Directions for this task: Every entry here should be copied exactly.

Listed entries Block Start

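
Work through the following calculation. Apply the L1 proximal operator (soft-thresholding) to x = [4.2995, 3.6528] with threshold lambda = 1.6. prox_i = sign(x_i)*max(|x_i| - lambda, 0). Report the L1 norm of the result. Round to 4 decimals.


Soft-thresholding with lambda = 1.6:
prox(4.2995) = sign(4.2995)*max(|4.2995| - 1.6, 0) = 2.6995
prox(3.6528) = sign(3.6528)*max(|3.6528| - 1.6, 0) = 2.0528
prox(x) = [2.6995, 2.0528]
||prox(x)||_1 = 2.6995 + 2.0528 = 4.7523


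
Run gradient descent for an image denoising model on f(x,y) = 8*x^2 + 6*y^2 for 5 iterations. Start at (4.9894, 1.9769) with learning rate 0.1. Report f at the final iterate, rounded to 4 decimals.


Gradient descent on f(x,y) = 8*x^2 + 6*y^2.
Starting point: (4.9894, 1.9769), alpha = 0.1
Step 1: grad_x = 2*8*4.9894 = 79.8304, grad_y = 2*6*1.9769 = 23.7228
  x_1 = 4.9894 - 0.1*79.8304 = -2.9936
  y_1 = 1.9769 - 0.1*23.7228 = -0.3954
Step 2: grad_x = 2*8*-2.9936 = -47.8982, grad_y = 2*6*-0.3954 = -4.7446
  x_2 = -2.9936 - 0.1*-47.8982 = 1.7962
  y_2 = -0.3954 - 0.1*-4.7446 = 0.0791
Step 3: grad_x = 2*8*1.7962 = 28.7389, grad_y = 2*6*0.0791 = 0.9489
  x_3 = 1.7962 - 0.1*28.7389 = -1.0777
  y_3 = 0.0791 - 0.1*0.9489 = -0.0158
Step 4: grad_x = 2*8*-1.0777 = -17.2434, grad_y = 2*6*-0.0158 = -0.1898
  x_4 = -1.0777 - 0.1*-17.2434 = 0.6466
  y_4 = -0.0158 - 0.1*-0.1898 = 0.0032
Step 5: grad_x = 2*8*0.6466 = 10.346, grad_y = 2*6*0.0032 = 0.038
  x_5 = 0.6466 - 0.1*10.346 = -0.388
  y_5 = 0.0032 - 0.1*0.038 = -0.0006
f(-0.388, -0.0006) = 8*(-0.388)^2 + 6*(-0.0006)^2 = 1.2042


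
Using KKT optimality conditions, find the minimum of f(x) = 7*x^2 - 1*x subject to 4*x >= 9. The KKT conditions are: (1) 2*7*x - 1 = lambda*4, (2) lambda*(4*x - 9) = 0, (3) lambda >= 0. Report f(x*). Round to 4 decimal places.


Step 1: Try lambda = 0 (constraint inactive).
x_unc = 1/(2*7) = 0.0714
Check: 4*0.0714 = 0.2856 < 9 -- violated!
Step 2: Constraint must be active: 4*x = 9
x* = 9/4 = 2.25
lambda = (2*7*2.25 - 1)/4 = 7.625
Step 3: Compute optimal value.
f(x*) = 7*2.25^2 - 1*2.25 = 33.1875


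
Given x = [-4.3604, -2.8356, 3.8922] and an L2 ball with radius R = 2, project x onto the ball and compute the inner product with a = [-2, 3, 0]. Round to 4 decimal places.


Step 1: Compute ||x|| (intermediates to 6 decimals).
||x|| = sqrt((-4.3604)^2 + (-2.8356)^2 + 3.8922^2) = 6.496379
Step 2: Project.
Since ||x|| > R, scale = R/||x|| = 2/6.496379 = 0.307864, proj(x) = scale * x
proj(x) = [-1.34241, -0.872979, 1.198268]
Step 3: Dot product.
a^T * proj(x) = -2*(-1.34241) + 3*(-0.872979) + 0*1.198268 = 0.0659


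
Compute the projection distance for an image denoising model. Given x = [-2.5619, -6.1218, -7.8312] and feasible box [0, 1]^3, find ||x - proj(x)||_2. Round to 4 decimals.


Project each component onto [0, 1].
clip(-2.5619) = 0.0, clip(-6.1218) = 0.0, clip(-7.8312) = 0.0
Projection = [0.0, 0.0, 0.0]
Squared diffs: [6.5633, 37.4764, 61.3277]
Distance = sqrt(105.3674) = 10.2649


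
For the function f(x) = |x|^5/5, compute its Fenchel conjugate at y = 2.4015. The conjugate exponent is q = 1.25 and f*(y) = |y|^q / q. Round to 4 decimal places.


The conjugate exponent q satisfies 1/p + 1/q = 1.
p = 5, so q = 5/(5 - 1) = 1.25
|y|^q = 2.4015^1.25 = 2.9895
f*(2.4015) = 2.9895 / 1.25 = 2.3916


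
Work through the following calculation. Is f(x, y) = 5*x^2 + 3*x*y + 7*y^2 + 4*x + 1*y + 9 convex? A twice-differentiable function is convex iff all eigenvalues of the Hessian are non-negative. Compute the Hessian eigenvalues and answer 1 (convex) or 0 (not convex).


The Hessian of f(x,y) = 5*x^2 + 3*x*y + 7*y^2 + 4*x + 1*y + 9 is:
H = [[10, 3], [3, 14]]
Trace = 10 + 14 = 24
Determinant = 10*14 - (3)^2 = 131
Discriminant = (24)^2 - 4*131 = 52.0
Eigenvalues: lambda_1 = 8.3944, lambda_2 = 15.6056
The function is convex.

1


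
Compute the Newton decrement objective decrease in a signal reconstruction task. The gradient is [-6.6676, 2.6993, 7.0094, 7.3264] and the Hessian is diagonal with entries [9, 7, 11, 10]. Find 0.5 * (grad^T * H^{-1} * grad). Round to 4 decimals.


Step 1: H is diagonal, so H^(-1) * g = [-0.7408, 0.3856, 0.6372, 0.7326].
Step 2: g^T H^(-1) g = sum_i g_i^2 / H_ii
  = (-6.6676)^2/9 + (2.6993)^2/7 + (7.0094)^2/11 + (7.3264)^2/10
  = 4.9397 + 1.0409 + 4.4665 + 5.3676 = 15.8147
Step 3: Objective decrease = 0.5 * g^T H^(-1) g = 7.9073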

Listed entries Block End

Answer to the problem:
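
Work through the following calculation. Apply the L1 proximal operator (soft-thresholding) to x = [4.2995, 3.6528] with threshold lambda = 1.6. prox_i = sign(x_i)*max(|x_i| - lambda, 0). Report the L1 norm of the result. Round to 4 decimals.


Soft-thresholding with lambda = 1.6:
prox(4.2995) = sign(4.2995)*max(|4.2995| - 1.6, 0) = 2.6995
prox(3.6528) = sign(3.6528)*max(|3.6528| - 1.6, 0) = 2.0528
prox(x) = [2.6995, 2.0528]
||prox(x)||_1 = 2.6995 + 2.0528 = 4.7523


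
Run gradient descent for an image denoising model on f(x,y) = 8*x^2 + 6*y^2 for 5 iterations. Start at (4.9894, 1.9769) with learning rate 0.1. Report f at the final iterate, rounded to 4 decimals.


Gradient descent on f(x,y) = 8*x^2 + 6*y^2.
Starting point: (4.9894, 1.9769), alpha = 0.1
Step 1: grad_x = 2*8*4.9894 = 79.8304, grad_y = 2*6*1.9769 = 23.7228
  x_1 = 4.9894 - 0.1*79.8304 = -2.9936
  y_1 = 1.9769 - 0.1*23.7228 = -0.3954
Step 2: grad_x = 2*8*-2.9936 = -47.8982, grad_y = 2*6*-0.3954 = -4.7446
  x_2 = -2.9936 - 0.1*-47.8982 = 1.7962
  y_2 = -0.3954 - 0.1*-4.7446 = 0.0791
Step 3: grad_x = 2*8*1.7962 = 28.7389, grad_y = 2*6*0.0791 = 0.9489
  x_3 = 1.7962 - 0.1*28.7389 = -1.0777
  y_3 = 0.0791 - 0.1*0.9489 = -0.0158
Step 4: grad_x = 2*8*-1.0777 = -17.2434, grad_y = 2*6*-0.0158 = -0.1898
  x_4 = -1.0777 - 0.1*-17.2434 = 0.6466
  y_4 = -0.0158 - 0.1*-0.1898 = 0.0032
Step 5: grad_x = 2*8*0.6466 = 10.346, grad_y = 2*6*0.0032 = 0.038
  x_5 = 0.6466 - 0.1*10.346 = -0.388
  y_5 = 0.0032 - 0.1*0.038 = -0.0006
f(-0.388, -0.0006) = 8*(-0.388)^2 + 6*(-0.0006)^2 = 1.2042


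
Using KKT optimality conditions, find the minimum of f(x) = 7*x^2 - 1*x subject to 4*x >= 9. The KKT conditions are: (1) 2*7*x - 1 = lambda*4, (2) lambda*(4*x - 9) = 0, (3) lambda >= 0. Report f(x*). Round to 4 decimal places.


Step 1: Try lambda = 0 (constraint inactive).
x_unc = 1/(2*7) = 0.0714
Check: 4*0.0714 = 0.2856 < 9 -- violated!
Step 2: Constraint must be active: 4*x = 9
x* = 9/4 = 2.25
lambda = (2*7*2.25 - 1)/4 = 7.625
Step 3: Compute optimal value.
f(x*) = 7*2.25^2 - 1*2.25 = 33.1875


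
Given x = [-4.3604, -2.8356, 3.8922] and an L2 ball with radius R = 2, project x onto the ball and compute the inner product with a = [-2, 3, 0]. Round to 4 decimal places.


Step 1: Compute ||x|| (intermediates to 6 decimals).
||x|| = sqrt((-4.3604)^2 + (-2.8356)^2 + 3.8922^2) = 6.496379
Step 2: Project.
Since ||x|| > R, scale = R/||x|| = 2/6.496379 = 0.307864, proj(x) = scale * x
proj(x) = [-1.34241, -0.872979, 1.198268]
Step 3: Dot product.
a^T * proj(x) = -2*(-1.34241) + 3*(-0.872979) + 0*1.198268 = 0.0659


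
Compute the projection distance for an image denoising model. Given x = [-2.5619, -6.1218, -7.8312] and feasible box [0, 1]^3, find ||x - proj(x)||_2. Round to 4 decimals.


Project each component onto [0, 1].
clip(-2.5619) = 0.0, clip(-6.1218) = 0.0, clip(-7.8312) = 0.0
Projection = [0.0, 0.0, 0.0]
Squared diffs: [6.5633, 37.4764, 61.3277]
Distance = sqrt(105.3674) = 10.2649


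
For the function f(x) = |x|^5/5, compute its Fenchel conjugate at y = 2.4015. The conjugate exponent is q = 1.25 and f*(y) = |y|^q / q. Round to 4 decimal places.


The conjugate exponent q satisfies 1/p + 1/q = 1.
p = 5, so q = 5/(5 - 1) = 1.25
|y|^q = 2.4015^1.25 = 2.9895
f*(2.4015) = 2.9895 / 1.25 = 2.3916


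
Work through the following calculation. Is f(x, y) = 5*x^2 + 3*x*y + 7*y^2 + 4*x + 1*y + 9 convex? A twice-differentiable function is convex iff all eigenvalues of the Hessian are non-negative. Compute the Hessian eigenvalues and answer 1 (convex) or 0 (not convex).


The Hessian of f(x,y) = 5*x^2 + 3*x*y + 7*y^2 + 4*x + 1*y + 9 is:
H = [[10, 3], [3, 14]]
Trace = 10 + 14 = 24
Determinant = 10*14 - (3)^2 = 131
Discriminant = (24)^2 - 4*131 = 52.0
Eigenvalues: lambda_1 = 8.3944, lambda_2 = 15.6056
The function is convex.

1


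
Compute the Newton decrement objective decrease in a signal reconstruction task. The gradient is [-6.6676, 2.6993, 7.0094, 7.3264] and the Hessian is diagonal with entries [9, 7, 11, 10]. Find 0.5 * (grad^T * H^{-1} * grad). Round to 4 decimals.


Step 1: H is diagonal, so H^(-1) * g = [-0.7408, 0.3856, 0.6372, 0.7326].
Step 2: g^T H^(-1) g = sum_i g_i^2 / H_ii
  = (-6.6676)^2/9 + (2.6993)^2/7 + (7.0094)^2/11 + (7.3264)^2/10
  = 4.9397 + 1.0409 + 4.4665 + 5.3676 = 15.8147
Step 3: Objective decrease = 0.5 * g^T H^(-1) g = 7.9073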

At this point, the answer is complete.